Top of Task input

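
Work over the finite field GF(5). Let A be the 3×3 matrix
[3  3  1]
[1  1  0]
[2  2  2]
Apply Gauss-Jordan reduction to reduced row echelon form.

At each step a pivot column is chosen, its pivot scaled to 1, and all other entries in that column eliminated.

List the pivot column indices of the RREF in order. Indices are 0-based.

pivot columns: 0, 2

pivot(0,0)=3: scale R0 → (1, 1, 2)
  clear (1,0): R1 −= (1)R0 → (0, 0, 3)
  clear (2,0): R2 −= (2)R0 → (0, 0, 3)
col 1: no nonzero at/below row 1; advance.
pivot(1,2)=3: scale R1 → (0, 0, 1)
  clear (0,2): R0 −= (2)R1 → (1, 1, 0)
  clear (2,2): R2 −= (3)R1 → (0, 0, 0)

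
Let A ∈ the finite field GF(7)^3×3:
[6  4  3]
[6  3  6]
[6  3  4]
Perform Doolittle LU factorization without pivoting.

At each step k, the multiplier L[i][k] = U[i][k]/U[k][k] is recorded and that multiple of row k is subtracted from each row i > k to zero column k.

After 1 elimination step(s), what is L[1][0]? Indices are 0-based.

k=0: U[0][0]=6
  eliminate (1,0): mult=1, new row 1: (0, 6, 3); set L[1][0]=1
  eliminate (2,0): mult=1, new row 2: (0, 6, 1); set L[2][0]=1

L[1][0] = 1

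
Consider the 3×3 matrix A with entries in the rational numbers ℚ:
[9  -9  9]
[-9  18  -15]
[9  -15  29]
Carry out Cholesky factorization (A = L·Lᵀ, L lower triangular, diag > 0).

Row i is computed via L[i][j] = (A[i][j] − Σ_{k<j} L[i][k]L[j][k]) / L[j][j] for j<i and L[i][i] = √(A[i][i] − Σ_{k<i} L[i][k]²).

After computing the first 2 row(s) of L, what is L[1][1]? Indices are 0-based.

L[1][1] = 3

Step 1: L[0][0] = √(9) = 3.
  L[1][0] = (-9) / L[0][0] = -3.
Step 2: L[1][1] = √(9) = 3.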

Bottom of Task input
Top of Task input

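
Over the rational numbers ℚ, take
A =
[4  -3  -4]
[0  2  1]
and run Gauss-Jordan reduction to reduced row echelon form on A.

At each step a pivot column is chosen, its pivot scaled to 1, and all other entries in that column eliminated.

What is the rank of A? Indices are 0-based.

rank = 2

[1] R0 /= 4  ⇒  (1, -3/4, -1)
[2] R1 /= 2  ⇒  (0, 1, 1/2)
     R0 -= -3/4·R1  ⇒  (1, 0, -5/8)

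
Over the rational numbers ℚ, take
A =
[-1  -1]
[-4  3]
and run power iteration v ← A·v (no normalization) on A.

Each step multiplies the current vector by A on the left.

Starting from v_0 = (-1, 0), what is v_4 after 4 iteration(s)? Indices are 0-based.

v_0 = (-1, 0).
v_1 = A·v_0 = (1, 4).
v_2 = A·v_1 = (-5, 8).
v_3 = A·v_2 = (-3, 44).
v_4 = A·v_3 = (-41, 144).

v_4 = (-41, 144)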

Bottom of Task input

#### Exercise:
Copy out only the lines above from the one with "Work over the" to the one with "Row i is computed", inclusive, exactly as they stand.

#### Result of this task:
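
Work over the finite field GF(5). Let A be the 3×3 matrix
[3  3  1]
[1  1  0]
[2  2  2]
Apply Gauss-Jordan reduction to reduced row echelon form.

At each step a pivot column is chosen, its pivot scaled to 1, and all other entries in that column eliminated.

List the pivot column indices of the RREF in order. Indices are 0-based.

pivot columns: 0, 2

pivot(0,0)=3: scale R0 → (1, 1, 2)
  clear (1,0): R1 −= (1)R0 → (0, 0, 3)
  clear (2,0): R2 −= (2)R0 → (0, 0, 3)
col 1: no nonzero at/below row 1; advance.
pivot(1,2)=3: scale R1 → (0, 0, 1)
  clear (0,2): R0 −= (2)R1 → (1, 1, 0)
  clear (2,2): R2 −= (3)R1 → (0, 0, 0)

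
Let A ∈ the finite field GF(7)^3×3:
[6  4  3]
[6  3  6]
[6  3  4]
Perform Doolittle LU factorization without pivoting.

At each step k, the multiplier L[i][k] = U[i][k]/U[k][k] is recorded and that multiple of row k is subtracted from each row i > k to zero column k.

After 1 elimination step(s), what is L[1][0]? Indices are 0-based.

k=0: U[0][0]=6
  eliminate (1,0): mult=1, new row 1: (0, 6, 3); set L[1][0]=1
  eliminate (2,0): mult=1, new row 2: (0, 6, 1); set L[2][0]=1

L[1][0] = 1

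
Consider the 3×3 matrix A with entries in the rational numbers ℚ:
[9  -9  9]
[-9  18  -15]
[9  -15  29]
Carry out Cholesky factorization (A = L·Lᵀ, L lower triangular, diag > 0).

Row i is computed via L[i][j] = (A[i][j] − Σ_{k<j} L[i][k]L[j][k]) / L[j][j] for j<i and L[i][i] = √(A[i][i] − Σ_{k<i} L[i][k]²).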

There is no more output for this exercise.